* _WHAT IS BEING ASKED_: Print, exactly as they appear in the listing below, the lines from the line with "During preflight at" to the line with "pressure altitude: 2100 ft", with both end lines kept.

-- DATASET ENTRIES follows --

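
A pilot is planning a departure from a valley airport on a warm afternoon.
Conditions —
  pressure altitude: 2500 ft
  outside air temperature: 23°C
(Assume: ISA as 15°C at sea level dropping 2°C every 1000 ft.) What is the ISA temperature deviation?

ISA temperature at 2500 ft = 15 − 2 × (2500/1000) = 10°C.
Deviation = OAT − ISA = 23 − 10 = +13°C.

ISA+13°C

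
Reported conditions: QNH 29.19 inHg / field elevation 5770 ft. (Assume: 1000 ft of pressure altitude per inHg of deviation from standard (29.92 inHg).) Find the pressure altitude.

Pressure correction = (29.92 − 29.19) × 1000 = +730 ft.
Pressure altitude = 5770 + (+730) = 6500 ft.

6500 ft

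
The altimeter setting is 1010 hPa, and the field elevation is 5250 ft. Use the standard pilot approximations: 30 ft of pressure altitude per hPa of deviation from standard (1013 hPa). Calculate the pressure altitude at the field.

5340 ft

Pressure correction = (1013 − 1010) × 30 = +90 ft.
Pressure altitude = 5250 + (+90) = 5340 ft.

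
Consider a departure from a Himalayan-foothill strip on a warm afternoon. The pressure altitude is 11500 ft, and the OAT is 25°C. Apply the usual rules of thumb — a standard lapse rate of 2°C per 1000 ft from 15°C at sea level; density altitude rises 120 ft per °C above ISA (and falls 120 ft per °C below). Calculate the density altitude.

15460 ft

ISA temperature at 11500 ft = 15 − 2 × (11500/1000) = -8°C.
ISA deviation = 25 − (-8) = +33°C.
Density altitude = 11500 + 120 × (33) = 11500 + (+3960) = 15460 ft.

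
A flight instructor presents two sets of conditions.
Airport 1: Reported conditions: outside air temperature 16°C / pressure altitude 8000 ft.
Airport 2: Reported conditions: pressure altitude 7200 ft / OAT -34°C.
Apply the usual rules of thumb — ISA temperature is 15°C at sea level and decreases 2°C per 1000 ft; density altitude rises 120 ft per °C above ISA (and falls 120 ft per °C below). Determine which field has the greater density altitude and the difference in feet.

Airport 1 by 6992 ft

Airport 1: ISA temp = -1°C, deviation +17°C, DA = 8000 + 120 × 17 = 10040 ft.
Airport 2: ISA temp = 0.6°C, deviation -34.6°C, DA = 7200 + 120 × (-34.6) = 3048 ft.
Airport 1 is higher by 10040 − 3048 = 6992 ft.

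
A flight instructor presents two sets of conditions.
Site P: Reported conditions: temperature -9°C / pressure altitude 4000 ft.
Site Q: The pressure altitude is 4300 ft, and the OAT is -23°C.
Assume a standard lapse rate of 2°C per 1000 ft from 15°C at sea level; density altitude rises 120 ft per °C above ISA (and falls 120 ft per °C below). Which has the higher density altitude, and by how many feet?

Site P by 1308 ft

Site P: ISA temp = 7°C, deviation -16°C, DA = 4000 + 120 × (-16) = 2080 ft.
Site Q: ISA temp = 6.4°C, deviation -29.4°C, DA = 4300 + 120 × (-29.4) = 772 ft.
Site P is higher by 2080 − 772 = 1308 ft.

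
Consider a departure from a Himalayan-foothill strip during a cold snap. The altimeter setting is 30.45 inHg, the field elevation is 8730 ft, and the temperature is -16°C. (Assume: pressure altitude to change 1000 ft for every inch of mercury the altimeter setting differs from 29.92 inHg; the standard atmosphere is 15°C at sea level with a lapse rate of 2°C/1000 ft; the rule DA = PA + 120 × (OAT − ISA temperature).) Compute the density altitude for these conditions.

Pressure altitude = 8730 + (29.92 − 30.45) × 1000 = 8730 + (-530) = 8200 ft.
ISA temperature at 8200 ft = 15 − 2 × (8200/1000) = -1.4°C.
ISA deviation = -16 − (-1.4) = -14.6°C.
Density altitude = 8200 + 120 × (-14.6) = 6448 ft.

6448 ft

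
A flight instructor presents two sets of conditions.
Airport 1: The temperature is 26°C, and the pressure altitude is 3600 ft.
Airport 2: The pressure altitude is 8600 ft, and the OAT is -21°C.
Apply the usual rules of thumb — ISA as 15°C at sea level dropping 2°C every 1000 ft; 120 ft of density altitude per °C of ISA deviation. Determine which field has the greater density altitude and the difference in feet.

Airport 1: ISA temp = 7.8°C, deviation +18.2°C, DA = 3600 + 120 × 18.2 = 5784 ft.
Airport 2: ISA temp = -2.2°C, deviation -18.8°C, DA = 8600 + 120 × (-18.8) = 6344 ft.
Airport 2 is higher by 6344 − 5784 = 560 ft.

Airport 2 by 560 ft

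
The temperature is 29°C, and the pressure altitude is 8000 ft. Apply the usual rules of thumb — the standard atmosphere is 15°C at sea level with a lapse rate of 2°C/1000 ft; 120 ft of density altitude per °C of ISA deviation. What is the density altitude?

11600 ft

ISA temperature at 8000 ft = 15 − 2 × (8000/1000) = -1°C.
ISA deviation = 29 − (-1) = +30°C.
Density altitude = 8000 + 120 × (30) = 8000 + (+3600) = 11600 ft.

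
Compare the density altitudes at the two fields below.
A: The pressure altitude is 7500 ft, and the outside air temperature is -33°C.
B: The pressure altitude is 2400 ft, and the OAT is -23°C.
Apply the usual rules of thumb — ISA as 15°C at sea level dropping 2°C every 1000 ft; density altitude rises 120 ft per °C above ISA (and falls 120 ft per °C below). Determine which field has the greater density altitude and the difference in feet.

A: ISA temp = 0°C, deviation -33°C, DA = 7500 + 120 × (-33) = 3540 ft.
B: ISA temp = 10.2°C, deviation -33.2°C, DA = 2400 + 120 × (-33.2) = -1584 ft.
A is higher by 3540 − (-1584) = 5124 ft.

A by 5124 ft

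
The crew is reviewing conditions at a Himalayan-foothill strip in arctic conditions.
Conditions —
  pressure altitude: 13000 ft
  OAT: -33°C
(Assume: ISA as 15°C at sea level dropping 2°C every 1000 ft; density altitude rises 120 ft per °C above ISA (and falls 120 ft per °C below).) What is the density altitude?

ISA temperature at 13000 ft = 15 − 2 × (13000/1000) = -11°C.
ISA deviation = -33 − (-11) = -22°C.
Density altitude = 13000 + 120 × (-22) = 13000 + (-2640) = 10360 ft.

10360 ft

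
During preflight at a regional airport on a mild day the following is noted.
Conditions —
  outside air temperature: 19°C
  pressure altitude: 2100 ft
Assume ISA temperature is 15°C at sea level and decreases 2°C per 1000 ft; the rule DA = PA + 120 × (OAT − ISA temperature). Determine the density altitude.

3084 ft

ISA temperature at 2100 ft = 15 − 2 × (2100/1000) = 10.8°C.
ISA deviation = 19 − 10.8 = +8.2°C.
Density altitude = 2100 + 120 × (8.2) = 2100 + (+984) = 3084 ft.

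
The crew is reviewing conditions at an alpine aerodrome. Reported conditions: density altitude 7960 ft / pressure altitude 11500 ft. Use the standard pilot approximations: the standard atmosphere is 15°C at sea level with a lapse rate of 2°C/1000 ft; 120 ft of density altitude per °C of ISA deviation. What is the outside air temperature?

Density altitude − pressure altitude = 7960 − 11500 = -3540 ft.
At 120 ft/°C that is an ISA deviation of -3540/120 = -29.5°C.
ISA temperature at 11500 ft = 15 − 2 × (11500/1000) = -8°C.
OAT = ISA + deviation = -8 + (-29.5) = -37.5°C.

-37.5°C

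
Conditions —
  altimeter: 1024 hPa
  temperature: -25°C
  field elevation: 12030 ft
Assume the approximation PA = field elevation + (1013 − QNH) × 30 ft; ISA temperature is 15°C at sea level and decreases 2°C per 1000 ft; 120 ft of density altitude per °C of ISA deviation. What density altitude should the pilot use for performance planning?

9708 ft

Pressure altitude = 12030 + (1013 − 1024) × 30 = 12030 + (-330) = 11700 ft.
ISA temperature at 11700 ft = 15 − 2 × (11700/1000) = -8.4°C.
ISA deviation = -25 − (-8.4) = -16.6°C.
Density altitude = 11700 + 120 × (-16.6) = 9708 ft.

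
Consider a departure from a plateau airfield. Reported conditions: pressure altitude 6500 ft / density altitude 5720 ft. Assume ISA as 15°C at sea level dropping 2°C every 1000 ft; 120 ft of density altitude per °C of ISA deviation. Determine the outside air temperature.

-4.5°C

Density altitude − pressure altitude = 5720 − 6500 = -780 ft.
At 120 ft/°C that is an ISA deviation of -780/120 = -6.5°C.
ISA temperature at 6500 ft = 15 − 2 × (6500/1000) = 2°C.
OAT = ISA + deviation = 2 + (-6.5) = -4.5°C.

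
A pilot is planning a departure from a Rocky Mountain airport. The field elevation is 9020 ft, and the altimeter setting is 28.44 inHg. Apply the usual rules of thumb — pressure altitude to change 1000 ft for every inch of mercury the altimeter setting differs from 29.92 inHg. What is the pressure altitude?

10500 ft

Pressure correction = (29.92 − 28.44) × 1000 = +1480 ft.
Pressure altitude = 9020 + (+1480) = 10500 ft.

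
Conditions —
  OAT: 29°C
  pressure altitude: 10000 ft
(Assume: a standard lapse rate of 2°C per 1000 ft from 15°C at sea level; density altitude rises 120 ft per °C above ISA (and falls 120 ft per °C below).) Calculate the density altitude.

14080 ft

ISA temperature at 10000 ft = 15 − 2 × (10000/1000) = -5°C.
ISA deviation = 29 − (-5) = +34°C.
Density altitude = 10000 + 120 × (34) = 10000 + (+4080) = 14080 ft.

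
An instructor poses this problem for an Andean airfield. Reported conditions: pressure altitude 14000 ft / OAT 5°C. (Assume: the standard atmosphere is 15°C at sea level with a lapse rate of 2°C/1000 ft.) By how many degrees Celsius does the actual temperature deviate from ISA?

ISA+18°C

ISA temperature at 14000 ft = 15 − 2 × (14000/1000) = -13°C.
Deviation = OAT − ISA = 5 − (-13) = +18°C.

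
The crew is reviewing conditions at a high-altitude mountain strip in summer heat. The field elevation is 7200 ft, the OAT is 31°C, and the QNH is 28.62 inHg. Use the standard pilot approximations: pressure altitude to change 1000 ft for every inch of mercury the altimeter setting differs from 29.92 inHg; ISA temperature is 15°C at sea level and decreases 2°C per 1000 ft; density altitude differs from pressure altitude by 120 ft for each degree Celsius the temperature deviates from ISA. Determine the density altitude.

12460 ft

Pressure altitude = 7200 + (29.92 − 28.62) × 1000 = 7200 + (+1300) = 8500 ft.
ISA temperature at 8500 ft = 15 − 2 × (8500/1000) = -2°C.
ISA deviation = 31 − (-2) = +33°C.
Density altitude = 8500 + 120 × (33) = 12460 ft.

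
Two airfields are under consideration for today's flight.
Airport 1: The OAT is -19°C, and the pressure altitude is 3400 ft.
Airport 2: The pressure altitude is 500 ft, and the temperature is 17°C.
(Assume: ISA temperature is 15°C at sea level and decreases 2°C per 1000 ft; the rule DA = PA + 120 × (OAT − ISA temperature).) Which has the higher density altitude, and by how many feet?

Airport 2 by 724 ft

Airport 1: ISA temp = 8.2°C, deviation -27.2°C, DA = 3400 + 120 × (-27.2) = 136 ft.
Airport 2: ISA temp = 14°C, deviation +3°C, DA = 500 + 120 × 3 = 860 ft.
Airport 2 is higher by 860 − 136 = 724 ft.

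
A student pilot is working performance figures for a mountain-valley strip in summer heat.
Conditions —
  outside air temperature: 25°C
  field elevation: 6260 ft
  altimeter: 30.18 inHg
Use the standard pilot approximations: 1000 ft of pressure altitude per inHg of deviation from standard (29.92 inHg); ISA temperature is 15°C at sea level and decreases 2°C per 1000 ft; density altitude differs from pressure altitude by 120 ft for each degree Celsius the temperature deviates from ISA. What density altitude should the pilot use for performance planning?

8640 ft

Pressure altitude = 6260 + (29.92 − 30.18) × 1000 = 6260 + (-260) = 6000 ft.
ISA temperature at 6000 ft = 15 − 2 × (6000/1000) = 3°C.
ISA deviation = 25 − 3 = +22°C.
Density altitude = 6000 + 120 × (22) = 8640 ft.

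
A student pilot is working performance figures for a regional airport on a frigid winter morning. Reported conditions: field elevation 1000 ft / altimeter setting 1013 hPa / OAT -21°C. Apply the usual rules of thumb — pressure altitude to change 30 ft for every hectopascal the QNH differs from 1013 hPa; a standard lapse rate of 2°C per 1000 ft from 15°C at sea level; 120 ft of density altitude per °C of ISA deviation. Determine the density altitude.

-3080 ft

Pressure altitude = 1000 + (1013 − 1013) × 30 = 1000 + (0) = 1000 ft.
ISA temperature at 1000 ft = 15 − 2 × (1000/1000) = 13°C.
ISA deviation = -21 − 13 = -34°C.
Density altitude = 1000 + 120 × (-34) = -3080 ft.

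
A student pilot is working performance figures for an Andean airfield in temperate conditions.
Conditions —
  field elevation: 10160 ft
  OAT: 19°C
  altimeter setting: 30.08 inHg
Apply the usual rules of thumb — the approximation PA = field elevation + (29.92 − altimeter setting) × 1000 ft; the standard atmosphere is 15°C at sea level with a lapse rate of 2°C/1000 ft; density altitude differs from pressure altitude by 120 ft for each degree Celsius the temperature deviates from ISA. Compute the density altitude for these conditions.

12880 ft

Pressure altitude = 10160 + (29.92 − 30.08) × 1000 = 10160 + (-160) = 10000 ft.
ISA temperature at 10000 ft = 15 − 2 × (10000/1000) = -5°C.
ISA deviation = 19 − (-5) = +24°C.
Density altitude = 10000 + 120 × (24) = 12880 ft.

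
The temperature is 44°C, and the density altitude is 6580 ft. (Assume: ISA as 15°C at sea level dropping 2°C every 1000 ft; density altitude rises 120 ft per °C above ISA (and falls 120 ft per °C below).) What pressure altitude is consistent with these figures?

DA = PA + 120 × (OAT − (15 − 2·PA/1000)) = PA + 120·OAT − 1800 + 0.24·PA = 1.24·PA + 120·OAT − 1800.
So 1.24·PA = 6580 − 120 × 44 + 1800 = 3100.
PA = 3100 / 1.24 = 2500 ft.

2500 ft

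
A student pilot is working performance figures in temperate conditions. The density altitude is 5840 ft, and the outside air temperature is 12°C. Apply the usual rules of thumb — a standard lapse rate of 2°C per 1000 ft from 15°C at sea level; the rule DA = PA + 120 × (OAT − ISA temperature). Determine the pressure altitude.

5000 ft

DA = PA + 120 × (OAT − (15 − 2·PA/1000)) = PA + 120·OAT − 1800 + 0.24·PA = 1.24·PA + 120·OAT − 1800.
So 1.24·PA = 5840 − 120 × 12 + 1800 = 6200.
PA = 6200 / 1.24 = 5000 ft.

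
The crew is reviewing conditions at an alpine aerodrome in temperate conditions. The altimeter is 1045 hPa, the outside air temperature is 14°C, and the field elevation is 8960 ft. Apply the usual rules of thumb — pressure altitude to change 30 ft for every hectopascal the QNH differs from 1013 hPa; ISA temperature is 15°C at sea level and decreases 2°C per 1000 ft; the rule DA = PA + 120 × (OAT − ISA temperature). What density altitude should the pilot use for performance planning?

9800 ft

Pressure altitude = 8960 + (1013 − 1045) × 30 = 8960 + (-960) = 8000 ft.
ISA temperature at 8000 ft = 15 − 2 × (8000/1000) = -1°C.
ISA deviation = 14 − (-1) = +15°C.
Density altitude = 8000 + 120 × (15) = 9800 ft.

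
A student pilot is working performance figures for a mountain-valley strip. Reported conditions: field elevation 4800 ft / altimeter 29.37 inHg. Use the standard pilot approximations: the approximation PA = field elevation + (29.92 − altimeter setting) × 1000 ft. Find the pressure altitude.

5350 ft

Pressure correction = (29.92 − 29.37) × 1000 = +550 ft.
Pressure altitude = 4800 + (+550) = 5350 ft.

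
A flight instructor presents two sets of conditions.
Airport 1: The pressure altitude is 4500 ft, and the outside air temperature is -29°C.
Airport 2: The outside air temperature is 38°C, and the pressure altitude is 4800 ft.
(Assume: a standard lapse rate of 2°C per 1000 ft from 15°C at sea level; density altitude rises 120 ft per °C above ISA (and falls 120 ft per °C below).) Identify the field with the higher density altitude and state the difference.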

-- DATASET ENTRIES concluded --

* _RESULT OF THIS EXERCISE_:
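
During preflight at a regional airport on a mild day the following is noted.
Conditions —
  outside air temperature: 19°C
  pressure altitude: 2100 ft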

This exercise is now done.